-- Work task --
All lines from the one containing "Select a 5.2" to the end of the material are to be given again exactly; leave out every line before it.
Top of Data for this task
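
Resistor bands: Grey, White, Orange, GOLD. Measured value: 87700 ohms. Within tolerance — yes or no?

Grey → 8 (first significant figure)
White → 9 (second significant figure)
Orange → ×10^3 multiplier
Gold → ±5% tolerance
89 × 1000 = 89000 Ω
Allowed range: 84550 Ω to 93450 Ω.
87700 ohms lies inside that range.

yes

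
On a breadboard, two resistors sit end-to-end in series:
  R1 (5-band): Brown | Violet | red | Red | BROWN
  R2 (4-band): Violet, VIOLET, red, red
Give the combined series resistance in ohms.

R1: brown, violet, red → 172; red ×10^2 → 17200 Ω.
R2: violet, violet → 77; red ×10^2 → 7700 Ω.
Series: 17200 + 7700 = 24900 Ω.

24900 Ω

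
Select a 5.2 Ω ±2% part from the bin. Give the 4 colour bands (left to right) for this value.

green, red, gold, red

5.2 Ω = 52 × 10^-1.
5 → green
2 → red
Multiplier 10^-1 → gold.
±2% tolerance → red.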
Bottom of Data for this task
-- Answer to this problem --
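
Select a 5.2 Ω ±2% part from the bin. Give the 4 colour bands (left to right) for this value.

green, red, gold, red

5.2 Ω = 52 × 10^-1.
5 → green
2 → red
Multiplier 10^-1 → gold.
±2% tolerance → red.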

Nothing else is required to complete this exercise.